++++ DATASET EXCERPTS

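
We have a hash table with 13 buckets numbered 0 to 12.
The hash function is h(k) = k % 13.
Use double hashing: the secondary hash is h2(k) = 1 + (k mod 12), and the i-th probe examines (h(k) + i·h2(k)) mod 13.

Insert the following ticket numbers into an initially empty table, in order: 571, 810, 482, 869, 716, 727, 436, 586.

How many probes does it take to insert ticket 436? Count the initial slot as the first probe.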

++++++++

◆ **ASSIGNMENT**
I need every line of the material that includes "table", so please copy them out.

◆ **OUTPUT BELOW**
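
We have a hash table with 13 buckets numbered 0 to 12.
Insert the following ticket numbers into an initially empty table, in order: 571, 810, 482, 869, 716, 727, 436, 586.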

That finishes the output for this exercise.